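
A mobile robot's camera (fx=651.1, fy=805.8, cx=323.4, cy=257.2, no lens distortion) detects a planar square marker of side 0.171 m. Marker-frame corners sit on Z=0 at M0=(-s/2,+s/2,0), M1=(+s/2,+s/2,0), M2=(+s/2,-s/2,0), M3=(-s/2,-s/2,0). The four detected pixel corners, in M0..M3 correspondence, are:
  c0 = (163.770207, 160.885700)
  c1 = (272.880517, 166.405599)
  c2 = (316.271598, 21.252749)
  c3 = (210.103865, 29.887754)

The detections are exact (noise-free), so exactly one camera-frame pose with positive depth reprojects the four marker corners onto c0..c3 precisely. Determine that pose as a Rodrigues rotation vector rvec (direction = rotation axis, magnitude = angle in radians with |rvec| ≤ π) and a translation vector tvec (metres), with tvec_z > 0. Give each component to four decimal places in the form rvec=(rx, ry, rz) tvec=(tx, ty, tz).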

==

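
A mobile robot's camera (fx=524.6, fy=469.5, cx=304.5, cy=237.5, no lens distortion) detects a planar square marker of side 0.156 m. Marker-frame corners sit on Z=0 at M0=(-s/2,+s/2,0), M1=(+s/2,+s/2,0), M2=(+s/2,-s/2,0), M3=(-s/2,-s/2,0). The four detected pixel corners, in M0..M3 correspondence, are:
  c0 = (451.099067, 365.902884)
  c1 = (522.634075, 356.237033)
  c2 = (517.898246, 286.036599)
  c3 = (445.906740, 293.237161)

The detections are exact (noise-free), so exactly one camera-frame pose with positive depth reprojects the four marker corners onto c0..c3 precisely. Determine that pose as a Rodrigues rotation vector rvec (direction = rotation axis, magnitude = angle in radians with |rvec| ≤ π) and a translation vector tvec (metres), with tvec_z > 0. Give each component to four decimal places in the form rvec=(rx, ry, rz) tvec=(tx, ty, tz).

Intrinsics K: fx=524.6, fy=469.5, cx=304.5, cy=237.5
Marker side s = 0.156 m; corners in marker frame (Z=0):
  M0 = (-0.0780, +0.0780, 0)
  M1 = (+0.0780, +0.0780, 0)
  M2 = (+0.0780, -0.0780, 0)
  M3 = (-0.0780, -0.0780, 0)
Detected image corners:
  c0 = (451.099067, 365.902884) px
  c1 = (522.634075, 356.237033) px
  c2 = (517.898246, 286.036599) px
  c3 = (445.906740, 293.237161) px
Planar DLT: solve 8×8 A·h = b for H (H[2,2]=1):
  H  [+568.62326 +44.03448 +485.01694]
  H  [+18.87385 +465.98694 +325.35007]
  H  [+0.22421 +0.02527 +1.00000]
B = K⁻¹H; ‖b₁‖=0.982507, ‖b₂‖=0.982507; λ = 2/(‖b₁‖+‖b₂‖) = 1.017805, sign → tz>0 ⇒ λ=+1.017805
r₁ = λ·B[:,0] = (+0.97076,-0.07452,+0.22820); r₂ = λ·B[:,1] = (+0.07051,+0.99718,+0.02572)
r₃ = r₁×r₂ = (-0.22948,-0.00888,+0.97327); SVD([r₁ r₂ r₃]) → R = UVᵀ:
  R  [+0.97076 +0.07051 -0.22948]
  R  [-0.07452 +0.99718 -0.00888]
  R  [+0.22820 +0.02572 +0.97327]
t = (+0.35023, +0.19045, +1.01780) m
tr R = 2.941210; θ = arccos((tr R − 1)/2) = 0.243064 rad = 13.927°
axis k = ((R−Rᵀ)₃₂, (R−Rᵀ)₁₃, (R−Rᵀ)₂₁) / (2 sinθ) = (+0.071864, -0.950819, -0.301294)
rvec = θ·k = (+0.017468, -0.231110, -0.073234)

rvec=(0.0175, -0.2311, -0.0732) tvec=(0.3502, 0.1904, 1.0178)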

**Exercise directions:**
Show every line in the listing above that carries the word "mobile".

**Solution below:**
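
A mobile robot's camera (fx=651.1, fy=805.8, cx=323.4, cy=257.2, no lens distortion) detects a planar square marker of side 0.171 m. Marker-frame corners sit on Z=0 at M0=(-s/2,+s/2,0), M1=(+s/2,+s/2,0), M2=(+s/2,-s/2,0), M3=(-s/2,-s/2,0). The four detected pixel corners, in M0..M3 correspondence, are:
A mobile robot's camera (fx=524.6, fy=469.5, cx=304.5, cy=237.5, no lens distortion) detects a planar square marker of side 0.156 m. Marker-frame corners sit on Z=0 at M0=(-s/2,+s/2,0), M1=(+s/2,+s/2,0), M2=(+s/2,-s/2,0), M3=(-s/2,-s/2,0). The four detected pixel corners, in M0..M3 correspondence, are: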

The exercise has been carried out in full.